**About this exercise:** Find each line below that includes "Piraeus", then copy it.

**Exercise input:**
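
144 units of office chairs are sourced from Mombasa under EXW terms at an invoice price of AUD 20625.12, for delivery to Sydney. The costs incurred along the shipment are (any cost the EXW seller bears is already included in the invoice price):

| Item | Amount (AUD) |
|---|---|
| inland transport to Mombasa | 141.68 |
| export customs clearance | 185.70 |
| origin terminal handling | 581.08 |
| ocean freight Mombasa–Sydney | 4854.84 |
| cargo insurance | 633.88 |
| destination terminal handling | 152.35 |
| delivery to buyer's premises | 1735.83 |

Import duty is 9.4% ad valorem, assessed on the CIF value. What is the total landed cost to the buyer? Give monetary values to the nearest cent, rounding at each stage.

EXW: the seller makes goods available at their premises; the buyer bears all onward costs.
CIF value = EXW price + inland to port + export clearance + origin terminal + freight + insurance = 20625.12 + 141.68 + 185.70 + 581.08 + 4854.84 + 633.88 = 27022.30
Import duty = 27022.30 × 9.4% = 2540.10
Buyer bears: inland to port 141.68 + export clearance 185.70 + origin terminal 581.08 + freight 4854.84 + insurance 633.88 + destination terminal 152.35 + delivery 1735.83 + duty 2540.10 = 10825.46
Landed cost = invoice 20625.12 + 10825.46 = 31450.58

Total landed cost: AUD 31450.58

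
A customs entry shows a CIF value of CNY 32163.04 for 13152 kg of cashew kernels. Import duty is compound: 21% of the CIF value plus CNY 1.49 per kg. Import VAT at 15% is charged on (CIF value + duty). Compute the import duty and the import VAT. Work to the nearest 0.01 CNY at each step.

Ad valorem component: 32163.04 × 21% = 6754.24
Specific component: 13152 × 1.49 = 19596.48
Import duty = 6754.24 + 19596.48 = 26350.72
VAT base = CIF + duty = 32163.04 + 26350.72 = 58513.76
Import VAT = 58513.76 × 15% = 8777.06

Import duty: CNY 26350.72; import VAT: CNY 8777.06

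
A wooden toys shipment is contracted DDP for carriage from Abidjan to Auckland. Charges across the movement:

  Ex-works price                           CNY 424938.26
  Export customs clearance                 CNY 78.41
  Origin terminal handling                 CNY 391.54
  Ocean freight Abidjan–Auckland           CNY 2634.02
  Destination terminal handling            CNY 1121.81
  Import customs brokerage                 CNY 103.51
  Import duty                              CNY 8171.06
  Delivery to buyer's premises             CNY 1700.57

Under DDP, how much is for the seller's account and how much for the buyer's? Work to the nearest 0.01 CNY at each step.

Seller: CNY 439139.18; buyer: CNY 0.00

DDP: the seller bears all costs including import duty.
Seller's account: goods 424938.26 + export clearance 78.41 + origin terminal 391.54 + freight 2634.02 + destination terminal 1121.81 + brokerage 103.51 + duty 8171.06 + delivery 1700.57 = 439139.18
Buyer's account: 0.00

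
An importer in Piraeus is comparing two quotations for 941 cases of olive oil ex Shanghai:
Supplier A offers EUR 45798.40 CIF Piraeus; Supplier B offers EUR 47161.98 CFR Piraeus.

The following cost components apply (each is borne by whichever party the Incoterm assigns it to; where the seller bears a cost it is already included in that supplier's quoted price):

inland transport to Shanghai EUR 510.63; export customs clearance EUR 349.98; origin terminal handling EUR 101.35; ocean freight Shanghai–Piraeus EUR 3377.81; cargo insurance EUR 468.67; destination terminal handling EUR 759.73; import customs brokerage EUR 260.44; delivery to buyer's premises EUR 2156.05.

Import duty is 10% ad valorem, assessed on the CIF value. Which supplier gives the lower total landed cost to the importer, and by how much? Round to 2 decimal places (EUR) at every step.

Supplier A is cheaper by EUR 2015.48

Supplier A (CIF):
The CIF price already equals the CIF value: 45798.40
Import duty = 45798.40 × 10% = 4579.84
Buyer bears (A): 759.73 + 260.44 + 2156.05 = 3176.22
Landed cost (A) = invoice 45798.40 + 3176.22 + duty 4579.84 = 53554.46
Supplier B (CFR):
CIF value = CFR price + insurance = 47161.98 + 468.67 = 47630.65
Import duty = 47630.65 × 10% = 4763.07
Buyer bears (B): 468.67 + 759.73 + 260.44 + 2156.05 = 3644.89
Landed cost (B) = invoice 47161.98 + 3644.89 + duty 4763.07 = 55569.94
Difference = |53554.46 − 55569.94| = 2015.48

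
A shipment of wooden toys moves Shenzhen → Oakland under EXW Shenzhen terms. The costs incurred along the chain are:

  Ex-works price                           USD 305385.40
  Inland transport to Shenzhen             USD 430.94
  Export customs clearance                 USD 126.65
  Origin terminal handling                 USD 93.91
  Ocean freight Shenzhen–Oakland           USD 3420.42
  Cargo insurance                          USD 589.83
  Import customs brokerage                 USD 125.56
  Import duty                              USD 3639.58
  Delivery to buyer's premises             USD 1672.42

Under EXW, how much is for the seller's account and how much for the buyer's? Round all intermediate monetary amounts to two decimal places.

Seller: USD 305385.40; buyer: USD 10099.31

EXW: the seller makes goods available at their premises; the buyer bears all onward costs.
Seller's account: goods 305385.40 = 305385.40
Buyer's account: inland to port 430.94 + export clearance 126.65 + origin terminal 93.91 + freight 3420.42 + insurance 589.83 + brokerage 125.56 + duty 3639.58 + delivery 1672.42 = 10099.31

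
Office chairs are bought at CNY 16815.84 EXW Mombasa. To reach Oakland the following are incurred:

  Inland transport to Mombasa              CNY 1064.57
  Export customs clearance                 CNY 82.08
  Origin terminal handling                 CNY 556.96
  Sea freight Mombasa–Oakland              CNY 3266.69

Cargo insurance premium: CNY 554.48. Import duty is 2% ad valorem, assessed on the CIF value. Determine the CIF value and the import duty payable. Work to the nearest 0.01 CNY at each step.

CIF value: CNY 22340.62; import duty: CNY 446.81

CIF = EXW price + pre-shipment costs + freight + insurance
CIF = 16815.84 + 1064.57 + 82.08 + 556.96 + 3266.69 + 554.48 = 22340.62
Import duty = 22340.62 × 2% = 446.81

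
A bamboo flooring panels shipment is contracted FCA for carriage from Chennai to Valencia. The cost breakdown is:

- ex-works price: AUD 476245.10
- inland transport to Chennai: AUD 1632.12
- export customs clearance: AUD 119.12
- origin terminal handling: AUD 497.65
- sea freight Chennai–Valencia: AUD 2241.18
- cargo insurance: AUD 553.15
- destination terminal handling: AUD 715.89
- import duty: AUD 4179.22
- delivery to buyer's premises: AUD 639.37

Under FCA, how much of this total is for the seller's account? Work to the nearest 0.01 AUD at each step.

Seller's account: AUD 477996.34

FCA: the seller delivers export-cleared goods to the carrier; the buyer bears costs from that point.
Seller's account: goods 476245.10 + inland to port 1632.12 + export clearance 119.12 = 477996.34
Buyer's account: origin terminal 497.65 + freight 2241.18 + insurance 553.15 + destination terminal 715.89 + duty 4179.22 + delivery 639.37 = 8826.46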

==

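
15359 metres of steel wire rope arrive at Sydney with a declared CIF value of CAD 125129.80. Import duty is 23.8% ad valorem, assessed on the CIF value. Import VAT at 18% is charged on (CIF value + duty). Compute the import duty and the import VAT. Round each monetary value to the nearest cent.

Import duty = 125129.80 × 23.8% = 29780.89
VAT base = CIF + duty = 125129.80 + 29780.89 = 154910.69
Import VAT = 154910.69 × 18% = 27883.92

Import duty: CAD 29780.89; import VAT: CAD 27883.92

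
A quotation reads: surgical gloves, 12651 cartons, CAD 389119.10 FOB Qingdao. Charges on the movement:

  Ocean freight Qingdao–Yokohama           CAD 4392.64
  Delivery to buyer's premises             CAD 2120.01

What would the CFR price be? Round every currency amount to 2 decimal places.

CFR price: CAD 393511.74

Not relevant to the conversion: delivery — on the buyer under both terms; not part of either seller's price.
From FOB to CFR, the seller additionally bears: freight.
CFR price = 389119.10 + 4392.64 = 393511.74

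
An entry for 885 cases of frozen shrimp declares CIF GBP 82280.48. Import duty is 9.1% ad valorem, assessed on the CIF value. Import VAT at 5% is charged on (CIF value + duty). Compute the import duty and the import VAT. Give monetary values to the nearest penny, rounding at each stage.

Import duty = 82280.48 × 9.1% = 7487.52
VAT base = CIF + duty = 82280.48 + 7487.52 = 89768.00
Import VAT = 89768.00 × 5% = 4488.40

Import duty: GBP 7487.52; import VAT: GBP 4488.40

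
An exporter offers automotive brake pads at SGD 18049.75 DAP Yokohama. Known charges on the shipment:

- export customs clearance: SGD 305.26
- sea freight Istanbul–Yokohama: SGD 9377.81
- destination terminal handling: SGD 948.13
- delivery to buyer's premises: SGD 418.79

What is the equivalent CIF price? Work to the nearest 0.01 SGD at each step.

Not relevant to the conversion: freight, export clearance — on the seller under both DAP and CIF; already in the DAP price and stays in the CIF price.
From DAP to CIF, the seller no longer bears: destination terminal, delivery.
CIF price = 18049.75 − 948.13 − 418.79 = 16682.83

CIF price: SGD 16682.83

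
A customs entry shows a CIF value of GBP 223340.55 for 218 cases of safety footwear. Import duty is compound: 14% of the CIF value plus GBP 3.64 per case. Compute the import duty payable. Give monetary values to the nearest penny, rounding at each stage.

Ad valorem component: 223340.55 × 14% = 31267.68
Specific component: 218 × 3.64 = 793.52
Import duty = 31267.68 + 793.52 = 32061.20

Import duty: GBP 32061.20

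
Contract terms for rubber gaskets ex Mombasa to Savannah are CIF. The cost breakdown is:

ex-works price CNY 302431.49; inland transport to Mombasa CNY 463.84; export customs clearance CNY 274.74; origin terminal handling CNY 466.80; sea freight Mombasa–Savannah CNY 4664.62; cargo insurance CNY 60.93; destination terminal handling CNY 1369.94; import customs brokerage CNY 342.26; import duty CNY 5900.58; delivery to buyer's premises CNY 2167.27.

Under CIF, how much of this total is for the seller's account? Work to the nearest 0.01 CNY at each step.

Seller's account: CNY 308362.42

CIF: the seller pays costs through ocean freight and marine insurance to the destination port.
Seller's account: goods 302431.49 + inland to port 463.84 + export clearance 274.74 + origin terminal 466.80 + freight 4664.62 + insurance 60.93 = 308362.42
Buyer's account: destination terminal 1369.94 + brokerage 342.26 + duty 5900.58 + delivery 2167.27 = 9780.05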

**Worked solution:**
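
An importer in Piraeus is comparing two quotations for 941 cases of olive oil ex Shanghai:
Supplier A offers EUR 45798.40 CIF Piraeus; Supplier B offers EUR 47161.98 CFR Piraeus.
inland transport to Shanghai EUR 510.63; export customs clearance EUR 349.98; origin terminal handling EUR 101.35; ocean freight Shanghai–Piraeus EUR 3377.81; cargo insurance EUR 468.67; destination terminal handling EUR 759.73; import customs brokerage EUR 260.44; delivery to buyer's premises EUR 2156.05.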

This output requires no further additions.